======== Task material

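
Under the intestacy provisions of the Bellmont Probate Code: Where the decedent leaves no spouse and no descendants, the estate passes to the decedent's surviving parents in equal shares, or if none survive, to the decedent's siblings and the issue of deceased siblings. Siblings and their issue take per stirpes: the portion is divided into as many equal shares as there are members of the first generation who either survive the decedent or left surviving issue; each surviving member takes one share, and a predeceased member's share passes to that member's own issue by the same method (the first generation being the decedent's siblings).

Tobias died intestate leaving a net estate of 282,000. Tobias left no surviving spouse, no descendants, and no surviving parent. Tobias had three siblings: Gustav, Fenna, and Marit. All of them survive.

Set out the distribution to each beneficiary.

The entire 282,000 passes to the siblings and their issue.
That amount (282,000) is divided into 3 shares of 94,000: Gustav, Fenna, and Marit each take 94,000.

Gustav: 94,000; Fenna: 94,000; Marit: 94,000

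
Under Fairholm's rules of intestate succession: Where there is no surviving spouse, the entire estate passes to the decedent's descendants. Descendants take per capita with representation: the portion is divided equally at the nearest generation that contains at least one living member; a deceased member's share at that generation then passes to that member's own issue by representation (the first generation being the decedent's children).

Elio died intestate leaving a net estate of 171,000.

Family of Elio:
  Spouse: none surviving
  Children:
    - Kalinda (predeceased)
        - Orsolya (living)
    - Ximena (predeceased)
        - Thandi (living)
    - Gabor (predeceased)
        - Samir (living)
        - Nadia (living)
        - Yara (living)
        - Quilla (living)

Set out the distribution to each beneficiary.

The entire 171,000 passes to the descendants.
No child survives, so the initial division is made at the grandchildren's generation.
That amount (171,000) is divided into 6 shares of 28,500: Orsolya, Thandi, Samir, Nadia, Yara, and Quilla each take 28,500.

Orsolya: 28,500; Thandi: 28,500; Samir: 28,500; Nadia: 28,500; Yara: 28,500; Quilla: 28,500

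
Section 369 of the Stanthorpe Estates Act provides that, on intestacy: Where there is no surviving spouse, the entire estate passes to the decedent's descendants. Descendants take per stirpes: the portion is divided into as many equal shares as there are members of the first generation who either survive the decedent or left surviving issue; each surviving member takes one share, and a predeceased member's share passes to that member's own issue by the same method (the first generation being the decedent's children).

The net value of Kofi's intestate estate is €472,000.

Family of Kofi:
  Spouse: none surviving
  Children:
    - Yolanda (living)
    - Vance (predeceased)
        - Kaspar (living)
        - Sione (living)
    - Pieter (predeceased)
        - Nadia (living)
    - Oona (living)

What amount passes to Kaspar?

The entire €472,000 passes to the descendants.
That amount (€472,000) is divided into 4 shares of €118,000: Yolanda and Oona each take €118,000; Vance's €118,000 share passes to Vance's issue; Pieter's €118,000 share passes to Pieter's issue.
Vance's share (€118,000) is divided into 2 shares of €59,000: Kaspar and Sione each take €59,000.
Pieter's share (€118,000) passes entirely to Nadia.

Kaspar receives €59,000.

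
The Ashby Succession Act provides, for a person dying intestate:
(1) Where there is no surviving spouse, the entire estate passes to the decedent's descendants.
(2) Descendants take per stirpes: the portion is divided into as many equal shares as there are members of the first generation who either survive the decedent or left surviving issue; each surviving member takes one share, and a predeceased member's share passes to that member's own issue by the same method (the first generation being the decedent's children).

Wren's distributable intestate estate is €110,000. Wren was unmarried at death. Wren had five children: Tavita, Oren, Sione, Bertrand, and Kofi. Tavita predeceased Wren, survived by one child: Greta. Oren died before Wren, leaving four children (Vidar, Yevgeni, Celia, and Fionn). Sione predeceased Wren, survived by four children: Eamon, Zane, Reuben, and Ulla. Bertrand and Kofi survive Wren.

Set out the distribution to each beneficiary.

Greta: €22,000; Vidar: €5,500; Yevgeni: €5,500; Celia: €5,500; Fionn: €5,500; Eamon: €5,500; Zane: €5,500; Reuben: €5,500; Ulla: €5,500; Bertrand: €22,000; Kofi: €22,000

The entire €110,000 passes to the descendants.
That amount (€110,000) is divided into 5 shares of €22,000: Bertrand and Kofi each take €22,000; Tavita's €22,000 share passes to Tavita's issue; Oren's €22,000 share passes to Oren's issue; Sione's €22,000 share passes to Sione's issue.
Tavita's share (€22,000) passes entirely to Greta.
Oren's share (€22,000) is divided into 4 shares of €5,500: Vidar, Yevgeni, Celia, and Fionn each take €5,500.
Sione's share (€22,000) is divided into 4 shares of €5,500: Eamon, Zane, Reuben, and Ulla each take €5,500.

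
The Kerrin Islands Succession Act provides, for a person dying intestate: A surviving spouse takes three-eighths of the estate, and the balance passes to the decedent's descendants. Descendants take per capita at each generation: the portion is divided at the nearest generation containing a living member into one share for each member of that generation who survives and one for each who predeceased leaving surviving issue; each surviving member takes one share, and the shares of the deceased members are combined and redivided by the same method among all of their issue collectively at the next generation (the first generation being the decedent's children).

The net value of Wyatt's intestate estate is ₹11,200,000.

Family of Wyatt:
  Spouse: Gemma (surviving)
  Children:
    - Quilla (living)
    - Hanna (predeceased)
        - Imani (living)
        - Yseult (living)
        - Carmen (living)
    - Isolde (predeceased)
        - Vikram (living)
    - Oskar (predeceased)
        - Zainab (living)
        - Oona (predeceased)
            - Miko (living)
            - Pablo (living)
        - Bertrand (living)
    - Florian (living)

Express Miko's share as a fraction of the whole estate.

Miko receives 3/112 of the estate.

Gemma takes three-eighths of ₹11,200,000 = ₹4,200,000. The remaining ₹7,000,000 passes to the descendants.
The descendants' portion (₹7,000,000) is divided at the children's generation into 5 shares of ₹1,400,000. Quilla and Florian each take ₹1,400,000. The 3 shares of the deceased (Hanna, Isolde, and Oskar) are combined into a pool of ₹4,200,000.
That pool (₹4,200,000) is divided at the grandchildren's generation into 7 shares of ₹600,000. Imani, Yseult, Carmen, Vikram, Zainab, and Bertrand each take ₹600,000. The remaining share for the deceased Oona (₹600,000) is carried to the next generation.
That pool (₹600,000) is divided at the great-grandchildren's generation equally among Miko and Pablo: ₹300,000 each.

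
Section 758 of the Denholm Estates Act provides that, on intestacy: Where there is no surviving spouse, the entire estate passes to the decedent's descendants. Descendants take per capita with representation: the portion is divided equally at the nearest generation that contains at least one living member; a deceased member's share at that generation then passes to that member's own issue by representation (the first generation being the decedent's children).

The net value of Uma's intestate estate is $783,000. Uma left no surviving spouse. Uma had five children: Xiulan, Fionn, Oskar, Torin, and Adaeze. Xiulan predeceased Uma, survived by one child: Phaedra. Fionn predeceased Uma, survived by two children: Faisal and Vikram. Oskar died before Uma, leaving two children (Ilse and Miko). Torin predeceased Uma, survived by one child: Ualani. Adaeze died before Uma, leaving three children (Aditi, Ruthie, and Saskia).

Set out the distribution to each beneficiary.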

================

— Task goal —
Down to the last line, return the data above exactly.

— Reply to the exercise —
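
Under the intestacy provisions of the Bellmont Probate Code: Where the decedent leaves no spouse and no descendants, the estate passes to the decedent's surviving parents in equal shares, or if none survive, to the decedent's siblings and the issue of deceased siblings. Siblings and their issue take per stirpes: the portion is divided into as many equal shares as there are members of the first generation who either survive the decedent or left surviving issue; each surviving member takes one share, and a predeceased member's share passes to that member's own issue by the same method (the first generation being the decedent's siblings).

Tobias died intestate leaving a net estate of 282,000. Tobias left no surviving spouse, no descendants, and no surviving parent. Tobias had three siblings: Gustav, Fenna, and Marit. All of them survive.

Set out the distribution to each beneficiary.

The entire 282,000 passes to the siblings and their issue.
That amount (282,000) is divided into 3 shares of 94,000: Gustav, Fenna, and Marit each take 94,000.

Gustav: 94,000; Fenna: 94,000; Marit: 94,000

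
Under Fairholm's rules of intestate succession: Where there is no surviving spouse, the entire estate passes to the decedent's descendants. Descendants take per capita with representation: the portion is divided equally at the nearest generation that contains at least one living member; a deceased member's share at that generation then passes to that member's own issue by representation (the first generation being the decedent's children).

Elio died intestate leaving a net estate of 171,000.

Family of Elio:
  Spouse: none surviving
  Children:
    - Kalinda (predeceased)
        - Orsolya (living)
    - Ximena (predeceased)
        - Thandi (living)
    - Gabor (predeceased)
        - Samir (living)
        - Nadia (living)
        - Yara (living)
        - Quilla (living)

Set out the distribution to each beneficiary.

The entire 171,000 passes to the descendants.
No child survives, so the initial division is made at the grandchildren's generation.
That amount (171,000) is divided into 6 shares of 28,500: Orsolya, Thandi, Samir, Nadia, Yara, and Quilla each take 28,500.

Orsolya: 28,500; Thandi: 28,500; Samir: 28,500; Nadia: 28,500; Yara: 28,500; Quilla: 28,500

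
Section 369 of the Stanthorpe Estates Act provides that, on intestacy: Where there is no surviving spouse, the entire estate passes to the decedent's descendants. Descendants take per stirpes: the portion is divided into as many equal shares as there are members of the first generation who either survive the decedent or left surviving issue; each surviving member takes one share, and a predeceased member's share passes to that member's own issue by the same method (the first generation being the decedent's children).

The net value of Kofi's intestate estate is €472,000.

Family of Kofi:
  Spouse: none surviving
  Children:
    - Yolanda (living)
    - Vance (predeceased)
        - Kaspar (living)
        - Sione (living)
    - Pieter (predeceased)
        - Nadia (living)
    - Oona (living)

What amount passes to Kaspar?

The entire €472,000 passes to the descendants.
That amount (€472,000) is divided into 4 shares of €118,000: Yolanda and Oona each take €118,000; Vance's €118,000 share passes to Vance's issue; Pieter's €118,000 share passes to Pieter's issue.
Vance's share (€118,000) is divided into 2 shares of €59,000: Kaspar and Sione each take €59,000.
Pieter's share (€118,000) passes entirely to Nadia.

Kaspar receives €59,000.

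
The Ashby Succession Act provides, for a person dying intestate:
(1) Where there is no surviving spouse, the entire estate passes to the decedent's descendants.
(2) Descendants take per stirpes: the portion is divided into as many equal shares as there are members of the first generation who either survive the decedent or left surviving issue; each surviving member takes one share, and a predeceased member's share passes to that member's own issue by the same method (the first generation being the decedent's children).

Wren's distributable intestate estate is €110,000. Wren was unmarried at death. Wren had five children: Tavita, Oren, Sione, Bertrand, and Kofi. Tavita predeceased Wren, survived by one child: Greta. Oren died before Wren, leaving four children (Vidar, Yevgeni, Celia, and Fionn). Sione predeceased Wren, survived by four children: Eamon, Zane, Reuben, and Ulla. Bertrand and Kofi survive Wren.

Set out the distribution to each beneficiary.

Greta: €22,000; Vidar: €5,500; Yevgeni: €5,500; Celia: €5,500; Fionn: €5,500; Eamon: €5,500; Zane: €5,500; Reuben: €5,500; Ulla: €5,500; Bertrand: €22,000; Kofi: €22,000

The entire €110,000 passes to the descendants.
That amount (€110,000) is divided into 5 shares of €22,000: Bertrand and Kofi each take €22,000; Tavita's €22,000 share passes to Tavita's issue; Oren's €22,000 share passes to Oren's issue; Sione's €22,000 share passes to Sione's issue.
Tavita's share (€22,000) passes entirely to Greta.
Oren's share (€22,000) is divided into 4 shares of €5,500: Vidar, Yevgeni, Celia, and Fionn each take €5,500.
Sione's share (€22,000) is divided into 4 shares of €5,500: Eamon, Zane, Reuben, and Ulla each take €5,500.

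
The Kerrin Islands Succession Act provides, for a person dying intestate: A surviving spouse takes three-eighths of the estate, and the balance passes to the decedent's descendants. Descendants take per capita at each generation: the portion is divided at the nearest generation containing a living member into one share for each member of that generation who survives and one for each who predeceased leaving surviving issue; each surviving member takes one share, and the shares of the deceased members are combined and redivided by the same method among all of their issue collectively at the next generation (the first generation being the decedent's children).

The net value of Wyatt's intestate estate is ₹11,200,000.

Family of Wyatt:
  Spouse: Gemma (surviving)
  Children:
    - Quilla (living)
    - Hanna (predeceased)
        - Imani (living)
        - Yseult (living)
        - Carmen (living)
    - Isolde (predeceased)
        - Vikram (living)
    - Oskar (predeceased)
        - Zainab (living)
        - Oona (predeceased)
            - Miko (living)
            - Pablo (living)
        - Bertrand (living)
    - Florian (living)

Express Miko's share as a fraction of the whole estate.

Miko receives 3/112 of the estate.

Gemma takes three-eighths of ₹11,200,000 = ₹4,200,000. The remaining ₹7,000,000 passes to the descendants.
The descendants' portion (₹7,000,000) is divided at the children's generation into 5 shares of ₹1,400,000. Quilla and Florian each take ₹1,400,000. The 3 shares of the deceased (Hanna, Isolde, and Oskar) are combined into a pool of ₹4,200,000.
That pool (₹4,200,000) is divided at the grandchildren's generation into 7 shares of ₹600,000. Imani, Yseult, Carmen, Vikram, Zainab, and Bertrand each take ₹600,000. The remaining share for the deceased Oona (₹600,000) is carried to the next generation.
That pool (₹600,000) is divided at the great-grandchildren's generation equally among Miko and Pablo: ₹300,000 each.

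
Section 758 of the Denholm Estates Act provides that, on intestacy: Where there is no surviving spouse, the entire estate passes to the decedent's descendants. Descendants take per capita with representation: the portion is divided equally at the nearest generation that contains at least one living member; a deceased member's share at that generation then passes to that member's own issue by representation (the first generation being the decedent's children).

The net value of Uma's intestate estate is $783,000. Uma left no surviving spouse. Uma had five children: Xiulan, Fionn, Oskar, Torin, and Adaeze. Xiulan predeceased Uma, survived by one child: Phaedra. Fionn predeceased Uma, survived by two children: Faisal and Vikram. Oskar died before Uma, leaving two children (Ilse and Miko). Torin predeceased Uma, survived by one child: Ualani. Adaeze died before Uma, leaving three children (Aditi, Ruthie, and Saskia).

Set out the distribution to each beneficiary.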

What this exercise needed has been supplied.